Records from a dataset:
──────────────────────────────
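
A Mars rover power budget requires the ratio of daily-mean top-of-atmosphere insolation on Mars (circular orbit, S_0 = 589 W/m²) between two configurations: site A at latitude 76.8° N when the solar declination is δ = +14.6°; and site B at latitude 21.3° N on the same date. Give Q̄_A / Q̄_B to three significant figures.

Q̄_A / Q̄_B ≈ 0.734

— Configuration A (ϕ=+76.8°):
cos h₀ = −tan(+76.8°) tan(+14.600°) = -1.1106 ≤ −1 ⇒ polar day, h₀ = π.
Bracket: h₀ sin ϕ sin δ + cos ϕ cos δ sin h₀ = 3.1416×0.97358×0.25207 + 0.22835×0.96771×0.00000 = 0.770981 + 0.000000 = 0.770981.
Q̄ = (S_0/π) × [bracket] = (589/π) × 0.770981 = 144.55 W/m².
— Configuration B (ϕ=+21.3°):
cos h₀ = −tan(+21.3°) tan(+14.600°) = -0.1016, h₀ = 1.6725 rad.
Bracket: h₀ sin ϕ sin δ + cos ϕ cos δ sin h₀ = 1.6725×0.36325×0.25207 + 0.93169×0.96771×0.99483 = 0.153142 + 0.896944 = 1.050086.
Q̄ = (S_0/π) × [bracket] = (589/π) × 1.050086 = 196.87 W/m².
Ratio Q̄_A / Q̄_B = 144.55 / 196.87 = 0.7342.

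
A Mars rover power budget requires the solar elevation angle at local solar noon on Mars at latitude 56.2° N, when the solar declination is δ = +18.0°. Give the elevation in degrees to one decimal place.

At local noon the hour angle is zero, so the zenith angle equals |ϕ − δ| = |+56.2° − (+18.000°)| = 38.200°.
Elevation = 90° − 38.200° = 51.8°.

51.8°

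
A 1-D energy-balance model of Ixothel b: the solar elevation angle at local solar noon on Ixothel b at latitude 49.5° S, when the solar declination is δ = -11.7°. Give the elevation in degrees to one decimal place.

At local noon the hour angle is zero, so the zenith angle equals |φ − δ| = |-49.5° − (-11.700°)| = 37.800°.
Elevation = 90° − 37.800° = 52.2°.

52.2°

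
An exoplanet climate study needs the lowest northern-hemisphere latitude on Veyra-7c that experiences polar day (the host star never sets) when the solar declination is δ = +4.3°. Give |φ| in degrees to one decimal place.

Polar day requires cos H₀ = −tan φ tan δ ≤ −1, i.e. tan φ tan δ ≥ 1.
The boundary is |tan φ| · |tan δ| = 1, so |φ| = 90° − |δ| = 90° − 4.3° = 85.7° in the northern hemisphere.

|φ| = 85.7°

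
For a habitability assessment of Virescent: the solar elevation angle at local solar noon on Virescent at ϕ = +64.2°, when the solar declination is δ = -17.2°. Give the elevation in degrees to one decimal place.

At local noon the hour angle is zero, so the zenith angle equals |ϕ − δ| = |+64.2° − (-17.200°)| = 81.400°.
Elevation = 90° − 81.400° = 8.6°.

8.6°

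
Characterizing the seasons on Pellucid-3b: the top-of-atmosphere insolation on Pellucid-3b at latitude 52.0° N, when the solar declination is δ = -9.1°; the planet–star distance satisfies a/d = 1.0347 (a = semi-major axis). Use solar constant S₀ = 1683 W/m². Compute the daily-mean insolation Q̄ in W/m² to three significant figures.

cos H₀ = −tan(+52.0°) tan(-9.100°) = 0.2050, H₀ = 1.3643 rad.
Bracket: H₀ sin φ sin δ + cos φ cos δ sin H₀ = 1.3643×0.78801×-0.15816 + 0.61566×0.98741×0.97876 = -0.170035 + 0.594997 = 0.424962.
Inverse-square distance factor (a/d)² = 1.0347² = 1.070604.
Q̄ = (S₀/π) × 1.070604 × [bracket] = (1683/π) × 1.070604 × 0.424962 = 243.7 W/m².

Q̄ ≈ 244 W/m²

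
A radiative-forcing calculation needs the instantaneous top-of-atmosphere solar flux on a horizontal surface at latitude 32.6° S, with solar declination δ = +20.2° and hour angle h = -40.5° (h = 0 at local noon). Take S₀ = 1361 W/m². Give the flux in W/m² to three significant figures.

cos θ_z = sin φ sin δ + cos φ cos δ cos h = -0.186037 + 0.601204 = 0.415167.
Flux = S₀ · cos θ_z = 1361 × 0.415167 = 565.0 W/m².

565 W/m²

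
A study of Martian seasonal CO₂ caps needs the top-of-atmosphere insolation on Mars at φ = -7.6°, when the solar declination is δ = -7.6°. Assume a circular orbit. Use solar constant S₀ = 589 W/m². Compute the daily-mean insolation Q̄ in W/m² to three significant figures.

cos H₀ = −tan(-7.6°) tan(-7.600°) = -0.0178, H₀ = 1.5886 rad.
Bracket: H₀ sin φ sin δ + cos φ cos δ sin H₀ = 1.5886×-0.13226×-0.13226 + 0.99122×0.99122×0.99984 = 0.027789 + 0.982360 = 1.010149.
Q̄ = (S₀/π) × [bracket] = (589/π) × 1.010149 = 189.4 W/m².

Q̄ ≈ 189 W/m²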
──────────────────────────────
• Instructions for the task
Make an exact copy of all the data.

• Written answer
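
A Mars rover power budget requires the ratio of daily-mean top-of-atmosphere insolation on Mars (circular orbit, S_0 = 589 W/m²) between two configurations: site A at latitude 76.8° N when the solar declination is δ = +14.6°; and site B at latitude 21.3° N on the same date. Give Q̄_A / Q̄_B to three significant figures.

Q̄_A / Q̄_B ≈ 0.734

— Configuration A (ϕ=+76.8°):
cos h₀ = −tan(+76.8°) tan(+14.600°) = -1.1106 ≤ −1 ⇒ polar day, h₀ = π.
Bracket: h₀ sin ϕ sin δ + cos ϕ cos δ sin h₀ = 3.1416×0.97358×0.25207 + 0.22835×0.96771×0.00000 = 0.770981 + 0.000000 = 0.770981.
Q̄ = (S_0/π) × [bracket] = (589/π) × 0.770981 = 144.55 W/m².
— Configuration B (ϕ=+21.3°):
cos h₀ = −tan(+21.3°) tan(+14.600°) = -0.1016, h₀ = 1.6725 rad.
Bracket: h₀ sin ϕ sin δ + cos ϕ cos δ sin h₀ = 1.6725×0.36325×0.25207 + 0.93169×0.96771×0.99483 = 0.153142 + 0.896944 = 1.050086.
Q̄ = (S_0/π) × [bracket] = (589/π) × 1.050086 = 196.87 W/m².
Ratio Q̄_A / Q̄_B = 144.55 / 196.87 = 0.7342.

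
A Mars rover power budget requires the solar elevation angle at local solar noon on Mars at latitude 56.2° N, when the solar declination is δ = +18.0°. Give the elevation in degrees to one decimal place.

At local noon the hour angle is zero, so the zenith angle equals |ϕ − δ| = |+56.2° − (+18.000°)| = 38.200°.
Elevation = 90° − 38.200° = 51.8°.

51.8°

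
A 1-D energy-balance model of Ixothel b: the solar elevation angle at local solar noon on Ixothel b at latitude 49.5° S, when the solar declination is δ = -11.7°. Give the elevation in degrees to one decimal place.

At local noon the hour angle is zero, so the zenith angle equals |φ − δ| = |-49.5° − (-11.700°)| = 37.800°.
Elevation = 90° − 37.800° = 52.2°.

52.2°

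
An exoplanet climate study needs the lowest northern-hemisphere latitude on Veyra-7c that experiences polar day (the host star never sets) when the solar declination is δ = +4.3°. Give |φ| in degrees to one decimal place.

Polar day requires cos H₀ = −tan φ tan δ ≤ −1, i.e. tan φ tan δ ≥ 1.
The boundary is |tan φ| · |tan δ| = 1, so |φ| = 90° − |δ| = 90° − 4.3° = 85.7° in the northern hemisphere.

|φ| = 85.7°

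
For a habitability assessment of Virescent: the solar elevation angle at local solar noon on Virescent at ϕ = +64.2°, when the solar declination is δ = -17.2°. Give the elevation in degrees to one decimal place.

At local noon the hour angle is zero, so the zenith angle equals |ϕ − δ| = |+64.2° − (-17.200°)| = 81.400°.
Elevation = 90° − 81.400° = 8.6°.

8.6°

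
Characterizing the seasons on Pellucid-3b: the top-of-atmosphere insolation on Pellucid-3b at latitude 52.0° N, when the solar declination is δ = -9.1°; the planet–star distance satisfies a/d = 1.0347 (a = semi-major axis). Use solar constant S₀ = 1683 W/m². Compute the daily-mean insolation Q̄ in W/m² to three significant figures.

cos H₀ = −tan(+52.0°) tan(-9.100°) = 0.2050, H₀ = 1.3643 rad.
Bracket: H₀ sin φ sin δ + cos φ cos δ sin H₀ = 1.3643×0.78801×-0.15816 + 0.61566×0.98741×0.97876 = -0.170035 + 0.594997 = 0.424962.
Inverse-square distance factor (a/d)² = 1.0347² = 1.070604.
Q̄ = (S₀/π) × 1.070604 × [bracket] = (1683/π) × 1.070604 × 0.424962 = 243.7 W/m².

Q̄ ≈ 244 W/m²

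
A radiative-forcing calculation needs the instantaneous top-of-atmosphere solar flux on a horizontal surface at latitude 32.6° S, with solar declination δ = +20.2° and hour angle h = -40.5° (h = 0 at local noon). Take S₀ = 1361 W/m². Give the flux in W/m² to three significant figures.

cos θ_z = sin φ sin δ + cos φ cos δ cos h = -0.186037 + 0.601204 = 0.415167.
Flux = S₀ · cos θ_z = 1361 × 0.415167 = 565.0 W/m².

565 W/m²

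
A study of Martian seasonal CO₂ caps needs the top-of-atmosphere insolation on Mars at φ = -7.6°, when the solar declination is δ = -7.6°. Assume a circular orbit. Use solar constant S₀ = 589 W/m². Compute the daily-mean insolation Q̄ in W/m² to three significant figures.

cos H₀ = −tan(-7.6°) tan(-7.600°) = -0.0178, H₀ = 1.5886 rad.
Bracket: H₀ sin φ sin δ + cos φ cos δ sin H₀ = 1.5886×-0.13226×-0.13226 + 0.99122×0.99122×0.99984 = 0.027789 + 0.982360 = 1.010149.
Q̄ = (S₀/π) × [bracket] = (589/π) × 1.010149 = 189.4 W/m².

Q̄ ≈ 189 W/m²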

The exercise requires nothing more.